» What you should do:
Verbatim output required. Print the data in full.

» Records for this exercise:
=-=-=
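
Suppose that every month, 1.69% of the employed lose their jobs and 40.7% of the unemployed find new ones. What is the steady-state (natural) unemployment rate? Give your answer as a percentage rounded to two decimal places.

Steady-state unemployment rate ≈ 3.99%.

At steady state the flows balance: s·E = f·U, so U/(E+U) = s/(s+f).
u* = 1.69 / (1.69 + 40.7) = 1.69 / 42.39 = 3.99%.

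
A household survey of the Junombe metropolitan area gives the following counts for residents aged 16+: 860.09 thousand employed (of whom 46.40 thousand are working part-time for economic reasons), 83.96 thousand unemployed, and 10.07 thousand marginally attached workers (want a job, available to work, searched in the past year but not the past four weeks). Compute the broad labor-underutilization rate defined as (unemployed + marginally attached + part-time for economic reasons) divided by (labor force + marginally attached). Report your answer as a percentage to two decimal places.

Labor force = 860.09 + 83.96 = 944.05 thousand.
Numerator = 83.96 + 10.07 + 46.40 = 140.43 thousand.
Denominator = 944.05 + 10.07 = 954.12 thousand.
Broad rate = 140.43 / 954.12 = 14.72%.

Broad underutilization rate ≈ 14.72%.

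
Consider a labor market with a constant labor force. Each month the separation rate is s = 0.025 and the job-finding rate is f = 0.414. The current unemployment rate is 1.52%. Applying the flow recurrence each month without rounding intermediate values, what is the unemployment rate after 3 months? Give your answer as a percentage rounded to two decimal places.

Unemployment rate after three months ≈ 4.96%.

With a fixed labor force, u_{t+1} = u_t + s·(1−u_t) − f·u_t = u_t·(1−s−f) + s.
Here 1−s−f = 0.561 and s = 0.025.
u_1 = 0.015200 × 0.561 + 0.025 = 0.033527.
u_2 = 0.033527 × 0.561 + 0.025 = 0.043809.
u_3 = 0.043809 × 0.561 + 0.025 = 0.049577.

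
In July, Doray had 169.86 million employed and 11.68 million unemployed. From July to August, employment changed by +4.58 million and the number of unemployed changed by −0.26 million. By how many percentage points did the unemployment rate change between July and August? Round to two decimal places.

The unemployment rate changed by −0.29 percentage points.

July: labor force = 169.86 + 11.68 = 181.54; u = 11.68/181.54 = 6.43%.
August: labor force = 174.44 + 11.42 = 185.86; u = 11.42/185.86 = 6.14%.
Change = 6.14% − 6.43% = −0.29 pp.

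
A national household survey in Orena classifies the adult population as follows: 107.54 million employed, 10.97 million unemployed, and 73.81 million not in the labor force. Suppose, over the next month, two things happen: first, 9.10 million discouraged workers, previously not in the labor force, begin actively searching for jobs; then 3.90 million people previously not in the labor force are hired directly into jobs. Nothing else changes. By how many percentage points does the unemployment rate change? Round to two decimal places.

Initially, labor force = 107.54 + 10.97 = 118.51 million, so u = 10.97/118.51 = 9.26%.
After the first change, unemployed and labor force both rise by 9.10 → E = 107.54, U = 20.07, labor force = 127.61 million.
After the second change, employed and labor force both rise by 3.90; unemployed unchanged → E = 111.44, U = 20.07, labor force = 131.51 million.
New unemployment rate = 20.07 / 131.51 = 15.26%.
Change = 15.26% − 9.26% = +6.00 percentage points.

The unemployment rate changes by +6.00 percentage points.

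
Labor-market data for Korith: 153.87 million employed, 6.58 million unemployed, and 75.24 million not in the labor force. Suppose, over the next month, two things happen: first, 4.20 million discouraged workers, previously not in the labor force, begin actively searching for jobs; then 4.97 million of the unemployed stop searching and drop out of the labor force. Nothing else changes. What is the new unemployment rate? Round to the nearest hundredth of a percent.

New unemployment rate ≈ 3.64%.

Initially, labor force = 153.87 + 6.58 = 160.45 million, so u = 6.58/160.45 = 4.10%.
After the first change, unemployed and labor force both rise by 4.20 → E = 153.87, U = 10.78, labor force = 164.65 million.
After the second change, unemployed and labor force both fall by 4.97 → E = 153.87, U = 5.81, labor force = 159.68 million.
New unemployment rate = 5.81 / 159.68 = 3.64%.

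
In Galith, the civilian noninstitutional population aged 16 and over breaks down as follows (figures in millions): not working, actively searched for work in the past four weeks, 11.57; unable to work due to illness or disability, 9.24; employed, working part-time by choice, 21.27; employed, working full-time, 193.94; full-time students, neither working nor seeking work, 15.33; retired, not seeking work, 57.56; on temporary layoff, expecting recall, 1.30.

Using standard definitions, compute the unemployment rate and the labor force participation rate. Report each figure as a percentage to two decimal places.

Unemployment rate ≈ 5.64%; labor force participation rate ≈ 73.52%.

Employed = 21.27 + 193.94 = 215.21 million.
Unemployed = 11.57 + 1.30 = 12.87 million (jobless and actively searching, or on temporary layoff).
Labor force = 215.21 + 12.87 = 228.08 million.
Not in labor force = 9.24 + 15.33 + 57.56 = 82.13 million (those not working and not actively searching are outside the labor force).
Civilian working-age population = 228.08 + 82.13 = 310.21 million.
Unemployment rate = 12.87 / 228.08 = 5.64%.
Labor force participation rate = 228.08 / 310.21 = 73.52%.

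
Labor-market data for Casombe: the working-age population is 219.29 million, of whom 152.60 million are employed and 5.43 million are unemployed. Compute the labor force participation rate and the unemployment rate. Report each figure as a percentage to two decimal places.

Labor force participation rate ≈ 72.06%; unemployment rate ≈ 3.44%.

Labor force = employed + unemployed = 152.60 + 5.43 = 158.03 million.
Unemployment rate = 5.43 / 158.03 = 3.44%.
Labor force participation rate = 158.03 / 219.29 = 72.06%.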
=-=-=
» Task output:
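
Suppose that every month, 1.69% of the employed lose their jobs and 40.7% of the unemployed find new ones. What is the steady-state (natural) unemployment rate? Give your answer as a percentage rounded to two decimal places.

Steady-state unemployment rate ≈ 3.99%.

At steady state the flows balance: s·E = f·U, so U/(E+U) = s/(s+f).
u* = 1.69 / (1.69 + 40.7) = 1.69 / 42.39 = 3.99%.

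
A household survey of the Junombe metropolitan area gives the following counts for residents aged 16+: 860.09 thousand employed (of whom 46.40 thousand are working part-time for economic reasons), 83.96 thousand unemployed, and 10.07 thousand marginally attached workers (want a job, available to work, searched in the past year but not the past four weeks). Compute the broad labor-underutilization rate defined as (unemployed + marginally attached + part-time for economic reasons) divided by (labor force + marginally attached). Report your answer as a percentage to two decimal places.

Labor force = 860.09 + 83.96 = 944.05 thousand.
Numerator = 83.96 + 10.07 + 46.40 = 140.43 thousand.
Denominator = 944.05 + 10.07 = 954.12 thousand.
Broad rate = 140.43 / 954.12 = 14.72%.

Broad underutilization rate ≈ 14.72%.

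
Consider a labor market with a constant labor force. Each month the separation rate is s = 0.025 and the job-finding rate is f = 0.414. The current unemployment rate is 1.52%. Applying the flow recurrence each month without rounding intermediate values, what is the unemployment rate after 3 months? Give your answer as a percentage rounded to two decimal places.

Unemployment rate after three months ≈ 4.96%.

With a fixed labor force, u_{t+1} = u_t + s·(1−u_t) − f·u_t = u_t·(1−s−f) + s.
Here 1−s−f = 0.561 and s = 0.025.
u_1 = 0.015200 × 0.561 + 0.025 = 0.033527.
u_2 = 0.033527 × 0.561 + 0.025 = 0.043809.
u_3 = 0.043809 × 0.561 + 0.025 = 0.049577.

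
In July, Doray had 169.86 million employed and 11.68 million unemployed. From July to August, employment changed by +4.58 million and the number of unemployed changed by −0.26 million. By how many percentage points did the unemployment rate change between July and August? Round to two decimal places.

The unemployment rate changed by −0.29 percentage points.

July: labor force = 169.86 + 11.68 = 181.54; u = 11.68/181.54 = 6.43%.
August: labor force = 174.44 + 11.42 = 185.86; u = 11.42/185.86 = 6.14%.
Change = 6.14% − 6.43% = −0.29 pp.

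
A national household survey in Orena classifies the adult population as follows: 107.54 million employed, 10.97 million unemployed, and 73.81 million not in the labor force. Suppose, over the next month, two things happen: first, 9.10 million discouraged workers, previously not in the labor force, begin actively searching for jobs; then 3.90 million people previously not in the labor force are hired directly into jobs. Nothing else changes. By how many percentage points does the unemployment rate change? Round to two decimal places.

Initially, labor force = 107.54 + 10.97 = 118.51 million, so u = 10.97/118.51 = 9.26%.
After the first change, unemployed and labor force both rise by 9.10 → E = 107.54, U = 20.07, labor force = 127.61 million.
After the second change, employed and labor force both rise by 3.90; unemployed unchanged → E = 111.44, U = 20.07, labor force = 131.51 million.
New unemployment rate = 20.07 / 131.51 = 15.26%.
Change = 15.26% − 9.26% = +6.00 percentage points.

The unemployment rate changes by +6.00 percentage points.

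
Labor-market data for Korith: 153.87 million employed, 6.58 million unemployed, and 75.24 million not in the labor force. Suppose, over the next month, two things happen: first, 4.20 million discouraged workers, previously not in the labor force, begin actively searching for jobs; then 4.97 million of the unemployed stop searching and drop out of the labor force. Nothing else changes. What is the new unemployment rate? Round to the nearest hundredth of a percent.

New unemployment rate ≈ 3.64%.

Initially, labor force = 153.87 + 6.58 = 160.45 million, so u = 6.58/160.45 = 4.10%.
After the first change, unemployed and labor force both rise by 4.20 → E = 153.87, U = 10.78, labor force = 164.65 million.
After the second change, unemployed and labor force both fall by 4.97 → E = 153.87, U = 5.81, labor force = 159.68 million.
New unemployment rate = 5.81 / 159.68 = 3.64%.

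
In Galith, the civilian noninstitutional population aged 16 and over breaks down as follows (figures in millions): not working, actively searched for work in the past four weeks, 11.57; unable to work due to illness or disability, 9.24; employed, working part-time by choice, 21.27; employed, working full-time, 193.94; full-time students, neither working nor seeking work, 15.33; retired, not seeking work, 57.56; on temporary layoff, expecting recall, 1.30.

Using standard definitions, compute the unemployment rate and the labor force participation rate. Report each figure as a percentage to two decimal places.

Unemployment rate ≈ 5.64%; labor force participation rate ≈ 73.52%.

Employed = 21.27 + 193.94 = 215.21 million.
Unemployed = 11.57 + 1.30 = 12.87 million (jobless and actively searching, or on temporary layoff).
Labor force = 215.21 + 12.87 = 228.08 million.
Not in labor force = 9.24 + 15.33 + 57.56 = 82.13 million (those not working and not actively searching are outside the labor force).
Civilian working-age population = 228.08 + 82.13 = 310.21 million.
Unemployment rate = 12.87 / 228.08 = 5.64%.
Labor force participation rate = 228.08 / 310.21 = 73.52%.

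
Labor-market data for Casombe: the working-age population is 219.29 million, of whom 152.60 million are employed and 5.43 million are unemployed. Compute the labor force participation rate and the unemployment rate. Report each figure as a percentage to two decimal places.

Labor force participation rate ≈ 72.06%; unemployment rate ≈ 3.44%.

Labor force = employed + unemployed = 152.60 + 5.43 = 158.03 million.
Unemployment rate = 5.43 / 158.03 = 3.44%.
Labor force participation rate = 158.03 / 219.29 = 72.06%.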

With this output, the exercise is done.